BEGIN MATERIAL PROVIDED

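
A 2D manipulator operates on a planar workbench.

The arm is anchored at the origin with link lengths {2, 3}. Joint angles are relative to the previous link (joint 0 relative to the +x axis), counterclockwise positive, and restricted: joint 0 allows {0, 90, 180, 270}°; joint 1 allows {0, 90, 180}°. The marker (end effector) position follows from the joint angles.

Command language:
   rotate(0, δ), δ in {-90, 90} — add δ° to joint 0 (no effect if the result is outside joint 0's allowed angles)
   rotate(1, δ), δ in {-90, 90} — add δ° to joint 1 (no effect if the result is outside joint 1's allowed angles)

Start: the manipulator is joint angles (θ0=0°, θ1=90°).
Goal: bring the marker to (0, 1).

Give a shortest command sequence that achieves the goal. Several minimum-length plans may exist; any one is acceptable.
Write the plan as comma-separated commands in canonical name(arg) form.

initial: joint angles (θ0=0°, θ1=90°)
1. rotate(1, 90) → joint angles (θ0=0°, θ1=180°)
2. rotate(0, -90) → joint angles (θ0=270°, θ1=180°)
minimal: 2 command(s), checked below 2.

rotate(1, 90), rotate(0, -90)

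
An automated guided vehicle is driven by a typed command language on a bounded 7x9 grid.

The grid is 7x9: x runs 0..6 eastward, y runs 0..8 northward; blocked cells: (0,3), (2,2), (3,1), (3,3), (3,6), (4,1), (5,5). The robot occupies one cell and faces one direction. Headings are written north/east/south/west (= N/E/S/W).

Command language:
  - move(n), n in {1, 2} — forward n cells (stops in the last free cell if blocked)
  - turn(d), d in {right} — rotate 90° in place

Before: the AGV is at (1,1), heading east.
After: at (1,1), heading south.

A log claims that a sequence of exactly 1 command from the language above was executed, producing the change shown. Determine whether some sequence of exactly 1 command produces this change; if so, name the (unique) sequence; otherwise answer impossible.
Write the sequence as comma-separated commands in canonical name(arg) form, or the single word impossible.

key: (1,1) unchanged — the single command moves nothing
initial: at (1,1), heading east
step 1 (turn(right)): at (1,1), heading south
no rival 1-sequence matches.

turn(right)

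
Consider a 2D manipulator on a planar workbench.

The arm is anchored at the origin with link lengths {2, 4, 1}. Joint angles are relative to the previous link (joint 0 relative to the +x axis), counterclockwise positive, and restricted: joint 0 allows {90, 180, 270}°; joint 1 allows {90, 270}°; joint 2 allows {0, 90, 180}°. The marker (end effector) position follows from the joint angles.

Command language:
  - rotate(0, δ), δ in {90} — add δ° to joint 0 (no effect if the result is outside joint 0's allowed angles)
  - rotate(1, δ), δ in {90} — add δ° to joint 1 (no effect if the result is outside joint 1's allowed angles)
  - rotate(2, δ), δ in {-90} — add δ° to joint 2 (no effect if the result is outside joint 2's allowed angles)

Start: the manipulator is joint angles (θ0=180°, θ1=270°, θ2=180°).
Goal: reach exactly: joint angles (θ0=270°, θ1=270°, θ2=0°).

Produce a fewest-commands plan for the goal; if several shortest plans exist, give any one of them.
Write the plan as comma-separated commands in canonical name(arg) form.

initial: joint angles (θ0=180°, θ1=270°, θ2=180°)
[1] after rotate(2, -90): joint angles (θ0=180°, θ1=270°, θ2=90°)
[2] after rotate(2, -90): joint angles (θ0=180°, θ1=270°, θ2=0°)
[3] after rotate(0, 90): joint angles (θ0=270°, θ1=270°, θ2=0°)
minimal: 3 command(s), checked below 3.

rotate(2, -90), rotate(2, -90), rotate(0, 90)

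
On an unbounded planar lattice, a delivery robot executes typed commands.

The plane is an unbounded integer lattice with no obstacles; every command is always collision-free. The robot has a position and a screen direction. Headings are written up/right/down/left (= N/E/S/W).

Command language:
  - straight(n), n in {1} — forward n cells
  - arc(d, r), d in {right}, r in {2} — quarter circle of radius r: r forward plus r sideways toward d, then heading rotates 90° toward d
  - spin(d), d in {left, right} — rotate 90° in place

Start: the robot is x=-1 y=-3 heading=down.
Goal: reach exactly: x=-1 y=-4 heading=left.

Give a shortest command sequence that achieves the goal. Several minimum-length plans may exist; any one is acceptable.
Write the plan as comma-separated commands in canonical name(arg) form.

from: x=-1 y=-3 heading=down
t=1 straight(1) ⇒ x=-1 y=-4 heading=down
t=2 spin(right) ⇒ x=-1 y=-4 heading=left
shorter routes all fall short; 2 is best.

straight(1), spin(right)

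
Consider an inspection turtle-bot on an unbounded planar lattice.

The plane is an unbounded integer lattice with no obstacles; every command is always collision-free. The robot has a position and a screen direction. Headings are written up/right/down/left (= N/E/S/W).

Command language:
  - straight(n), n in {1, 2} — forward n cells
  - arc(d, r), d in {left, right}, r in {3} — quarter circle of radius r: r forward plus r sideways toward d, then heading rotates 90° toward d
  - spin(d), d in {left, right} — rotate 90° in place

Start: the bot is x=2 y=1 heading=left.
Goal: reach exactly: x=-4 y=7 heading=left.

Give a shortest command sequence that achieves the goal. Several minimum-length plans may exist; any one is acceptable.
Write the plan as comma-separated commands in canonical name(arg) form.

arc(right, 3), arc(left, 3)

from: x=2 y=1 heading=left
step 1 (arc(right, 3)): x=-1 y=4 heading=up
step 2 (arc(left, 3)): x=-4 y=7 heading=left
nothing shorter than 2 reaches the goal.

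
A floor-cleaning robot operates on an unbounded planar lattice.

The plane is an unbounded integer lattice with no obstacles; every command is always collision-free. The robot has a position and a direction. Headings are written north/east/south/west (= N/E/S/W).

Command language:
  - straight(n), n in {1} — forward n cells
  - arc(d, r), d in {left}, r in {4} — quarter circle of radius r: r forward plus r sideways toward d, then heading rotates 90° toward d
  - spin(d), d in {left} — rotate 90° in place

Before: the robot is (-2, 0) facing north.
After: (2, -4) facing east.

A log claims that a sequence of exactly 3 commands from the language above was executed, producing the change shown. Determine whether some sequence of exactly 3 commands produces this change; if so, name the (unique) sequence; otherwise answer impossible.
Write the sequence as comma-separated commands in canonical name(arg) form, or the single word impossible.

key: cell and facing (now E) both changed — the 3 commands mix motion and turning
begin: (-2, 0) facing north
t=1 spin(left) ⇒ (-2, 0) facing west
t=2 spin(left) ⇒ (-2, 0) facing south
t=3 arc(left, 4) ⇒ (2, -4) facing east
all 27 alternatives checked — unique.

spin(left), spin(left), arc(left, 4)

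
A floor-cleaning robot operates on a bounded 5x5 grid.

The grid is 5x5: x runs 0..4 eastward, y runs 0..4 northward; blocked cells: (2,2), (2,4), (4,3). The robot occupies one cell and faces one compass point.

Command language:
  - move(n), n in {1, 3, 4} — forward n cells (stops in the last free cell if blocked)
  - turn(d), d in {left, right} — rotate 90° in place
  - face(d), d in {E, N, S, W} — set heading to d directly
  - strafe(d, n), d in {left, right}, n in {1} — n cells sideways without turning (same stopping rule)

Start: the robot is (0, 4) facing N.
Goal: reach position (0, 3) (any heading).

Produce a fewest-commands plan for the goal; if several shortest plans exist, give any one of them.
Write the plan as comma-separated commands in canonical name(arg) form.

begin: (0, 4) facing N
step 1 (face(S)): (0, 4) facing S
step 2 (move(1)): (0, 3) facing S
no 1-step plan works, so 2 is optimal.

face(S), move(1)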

END MATERIAL PROVIDED
BEGIN MATERIAL PROVIDED

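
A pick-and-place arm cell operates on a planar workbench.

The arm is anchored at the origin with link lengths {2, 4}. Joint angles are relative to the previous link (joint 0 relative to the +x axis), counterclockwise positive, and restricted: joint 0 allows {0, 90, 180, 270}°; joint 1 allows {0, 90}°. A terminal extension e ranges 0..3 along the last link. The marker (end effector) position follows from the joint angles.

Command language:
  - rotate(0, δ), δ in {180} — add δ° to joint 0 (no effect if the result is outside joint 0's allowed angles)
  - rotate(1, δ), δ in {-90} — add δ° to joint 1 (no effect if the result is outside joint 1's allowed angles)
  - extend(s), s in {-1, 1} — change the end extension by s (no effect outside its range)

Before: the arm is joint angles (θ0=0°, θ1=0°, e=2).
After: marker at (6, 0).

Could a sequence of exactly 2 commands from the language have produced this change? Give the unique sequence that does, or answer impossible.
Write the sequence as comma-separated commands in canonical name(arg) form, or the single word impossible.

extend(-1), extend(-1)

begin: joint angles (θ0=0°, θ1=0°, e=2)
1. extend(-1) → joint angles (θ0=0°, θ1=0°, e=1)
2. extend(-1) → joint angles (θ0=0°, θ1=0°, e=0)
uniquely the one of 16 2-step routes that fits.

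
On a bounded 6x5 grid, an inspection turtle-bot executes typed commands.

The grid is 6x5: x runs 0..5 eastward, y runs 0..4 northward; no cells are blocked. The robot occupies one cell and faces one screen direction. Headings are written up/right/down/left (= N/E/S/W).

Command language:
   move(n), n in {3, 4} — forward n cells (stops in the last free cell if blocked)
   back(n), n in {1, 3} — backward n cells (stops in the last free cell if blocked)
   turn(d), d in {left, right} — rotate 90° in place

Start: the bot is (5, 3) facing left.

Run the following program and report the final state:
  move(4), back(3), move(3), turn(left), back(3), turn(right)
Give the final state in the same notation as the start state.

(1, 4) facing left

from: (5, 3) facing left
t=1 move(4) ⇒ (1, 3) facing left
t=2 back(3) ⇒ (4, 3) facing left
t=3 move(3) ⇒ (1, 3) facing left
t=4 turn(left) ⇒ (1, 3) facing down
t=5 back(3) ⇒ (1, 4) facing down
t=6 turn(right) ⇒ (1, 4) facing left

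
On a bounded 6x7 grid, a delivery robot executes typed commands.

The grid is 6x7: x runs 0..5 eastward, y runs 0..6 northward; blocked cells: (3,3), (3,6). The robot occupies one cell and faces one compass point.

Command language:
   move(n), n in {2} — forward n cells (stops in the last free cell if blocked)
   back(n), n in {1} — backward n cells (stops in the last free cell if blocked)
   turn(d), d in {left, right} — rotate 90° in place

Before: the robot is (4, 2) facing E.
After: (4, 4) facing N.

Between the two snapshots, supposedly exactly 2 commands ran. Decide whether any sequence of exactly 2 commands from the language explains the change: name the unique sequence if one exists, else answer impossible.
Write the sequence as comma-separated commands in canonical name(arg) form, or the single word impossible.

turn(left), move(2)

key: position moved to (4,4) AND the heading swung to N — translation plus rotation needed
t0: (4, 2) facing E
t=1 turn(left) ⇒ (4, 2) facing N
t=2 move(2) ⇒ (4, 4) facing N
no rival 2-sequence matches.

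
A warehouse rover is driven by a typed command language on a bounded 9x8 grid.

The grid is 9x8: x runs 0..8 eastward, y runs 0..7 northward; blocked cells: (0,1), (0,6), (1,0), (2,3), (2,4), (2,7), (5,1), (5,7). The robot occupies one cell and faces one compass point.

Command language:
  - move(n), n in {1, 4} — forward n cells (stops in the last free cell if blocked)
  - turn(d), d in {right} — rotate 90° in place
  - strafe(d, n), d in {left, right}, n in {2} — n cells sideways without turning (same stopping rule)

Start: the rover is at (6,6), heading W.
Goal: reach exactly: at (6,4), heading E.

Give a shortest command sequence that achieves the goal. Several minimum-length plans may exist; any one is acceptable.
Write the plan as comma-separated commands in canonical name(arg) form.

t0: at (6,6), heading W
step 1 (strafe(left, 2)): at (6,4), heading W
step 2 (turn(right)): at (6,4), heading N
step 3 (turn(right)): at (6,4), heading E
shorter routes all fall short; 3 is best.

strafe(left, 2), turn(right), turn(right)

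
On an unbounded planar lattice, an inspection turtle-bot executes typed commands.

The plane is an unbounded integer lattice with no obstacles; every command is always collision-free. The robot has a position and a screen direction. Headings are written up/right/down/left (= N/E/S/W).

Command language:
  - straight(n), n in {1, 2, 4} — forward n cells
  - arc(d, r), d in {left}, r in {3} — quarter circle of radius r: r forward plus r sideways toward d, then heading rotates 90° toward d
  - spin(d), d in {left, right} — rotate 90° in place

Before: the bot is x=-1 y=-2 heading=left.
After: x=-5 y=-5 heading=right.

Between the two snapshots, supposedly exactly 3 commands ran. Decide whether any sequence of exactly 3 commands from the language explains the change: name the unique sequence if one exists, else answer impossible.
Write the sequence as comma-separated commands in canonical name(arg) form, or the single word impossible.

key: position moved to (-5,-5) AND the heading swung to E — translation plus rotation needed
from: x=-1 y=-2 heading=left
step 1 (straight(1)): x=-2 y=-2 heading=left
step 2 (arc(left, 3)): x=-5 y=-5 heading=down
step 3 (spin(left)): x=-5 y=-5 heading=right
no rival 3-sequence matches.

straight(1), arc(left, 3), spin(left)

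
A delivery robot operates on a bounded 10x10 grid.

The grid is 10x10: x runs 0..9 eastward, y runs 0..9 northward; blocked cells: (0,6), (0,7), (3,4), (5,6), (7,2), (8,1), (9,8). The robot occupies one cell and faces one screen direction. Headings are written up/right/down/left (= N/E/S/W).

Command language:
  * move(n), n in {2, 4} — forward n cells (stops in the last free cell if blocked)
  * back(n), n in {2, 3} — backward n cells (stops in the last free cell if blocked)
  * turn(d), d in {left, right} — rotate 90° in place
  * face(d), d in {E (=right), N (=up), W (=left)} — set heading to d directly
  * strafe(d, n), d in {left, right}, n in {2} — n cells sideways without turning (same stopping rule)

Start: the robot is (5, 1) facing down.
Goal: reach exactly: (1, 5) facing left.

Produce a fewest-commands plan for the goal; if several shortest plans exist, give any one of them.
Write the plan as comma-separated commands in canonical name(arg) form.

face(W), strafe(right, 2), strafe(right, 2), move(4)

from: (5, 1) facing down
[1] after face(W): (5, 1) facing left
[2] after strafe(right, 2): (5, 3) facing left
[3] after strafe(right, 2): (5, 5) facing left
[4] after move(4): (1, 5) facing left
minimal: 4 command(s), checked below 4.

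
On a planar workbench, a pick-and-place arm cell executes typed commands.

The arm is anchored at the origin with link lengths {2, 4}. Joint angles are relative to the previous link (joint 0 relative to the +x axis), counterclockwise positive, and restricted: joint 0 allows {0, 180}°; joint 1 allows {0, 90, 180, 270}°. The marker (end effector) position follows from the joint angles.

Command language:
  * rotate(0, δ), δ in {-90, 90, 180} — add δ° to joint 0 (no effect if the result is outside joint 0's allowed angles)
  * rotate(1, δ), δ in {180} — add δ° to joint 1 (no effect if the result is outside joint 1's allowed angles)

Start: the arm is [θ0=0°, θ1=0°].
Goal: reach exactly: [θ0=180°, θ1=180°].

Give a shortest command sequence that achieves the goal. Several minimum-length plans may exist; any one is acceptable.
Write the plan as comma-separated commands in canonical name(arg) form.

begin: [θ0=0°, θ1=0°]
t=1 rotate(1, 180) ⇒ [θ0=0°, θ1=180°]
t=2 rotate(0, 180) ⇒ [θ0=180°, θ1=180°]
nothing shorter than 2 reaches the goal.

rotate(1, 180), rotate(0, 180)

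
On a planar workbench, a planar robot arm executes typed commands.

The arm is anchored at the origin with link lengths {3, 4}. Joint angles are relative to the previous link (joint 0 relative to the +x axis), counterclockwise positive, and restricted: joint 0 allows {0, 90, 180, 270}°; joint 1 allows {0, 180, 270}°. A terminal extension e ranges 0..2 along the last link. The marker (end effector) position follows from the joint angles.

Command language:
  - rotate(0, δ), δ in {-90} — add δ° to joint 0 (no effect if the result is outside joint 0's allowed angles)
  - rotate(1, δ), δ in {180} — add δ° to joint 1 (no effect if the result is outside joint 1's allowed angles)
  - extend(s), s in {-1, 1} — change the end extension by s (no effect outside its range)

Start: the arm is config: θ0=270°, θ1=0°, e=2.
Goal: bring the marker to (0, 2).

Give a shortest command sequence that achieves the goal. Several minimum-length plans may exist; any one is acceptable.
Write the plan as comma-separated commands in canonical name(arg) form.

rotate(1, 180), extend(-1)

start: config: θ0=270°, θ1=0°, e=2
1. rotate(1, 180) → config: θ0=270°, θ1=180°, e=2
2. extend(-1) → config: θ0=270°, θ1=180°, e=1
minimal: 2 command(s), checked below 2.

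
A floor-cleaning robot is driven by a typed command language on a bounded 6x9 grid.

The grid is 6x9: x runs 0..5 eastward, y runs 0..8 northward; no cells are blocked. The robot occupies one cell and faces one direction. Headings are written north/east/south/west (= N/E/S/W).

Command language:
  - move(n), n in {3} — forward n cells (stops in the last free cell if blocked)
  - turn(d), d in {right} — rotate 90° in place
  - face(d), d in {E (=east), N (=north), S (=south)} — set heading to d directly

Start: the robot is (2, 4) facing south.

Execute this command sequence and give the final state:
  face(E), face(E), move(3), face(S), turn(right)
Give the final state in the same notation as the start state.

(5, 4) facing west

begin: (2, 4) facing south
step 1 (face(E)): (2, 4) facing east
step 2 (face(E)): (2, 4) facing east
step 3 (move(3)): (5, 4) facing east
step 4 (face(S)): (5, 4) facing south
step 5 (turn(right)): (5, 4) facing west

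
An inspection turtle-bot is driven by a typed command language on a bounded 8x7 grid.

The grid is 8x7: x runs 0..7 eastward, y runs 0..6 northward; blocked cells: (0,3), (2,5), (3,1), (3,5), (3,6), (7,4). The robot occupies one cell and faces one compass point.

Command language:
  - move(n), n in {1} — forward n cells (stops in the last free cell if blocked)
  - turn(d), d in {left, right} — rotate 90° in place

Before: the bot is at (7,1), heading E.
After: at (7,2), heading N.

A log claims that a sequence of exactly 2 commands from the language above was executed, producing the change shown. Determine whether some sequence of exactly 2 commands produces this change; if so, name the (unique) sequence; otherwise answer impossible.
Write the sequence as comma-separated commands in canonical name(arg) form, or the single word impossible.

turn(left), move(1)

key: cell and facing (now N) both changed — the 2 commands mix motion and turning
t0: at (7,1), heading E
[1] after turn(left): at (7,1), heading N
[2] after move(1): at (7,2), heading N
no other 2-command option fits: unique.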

END MATERIAL PROVIDED

ABOUT THIS TASK
For the string "delivery", state how many lines in the listing contain it, and give no other words.

ANSWER FOR THE TASK
3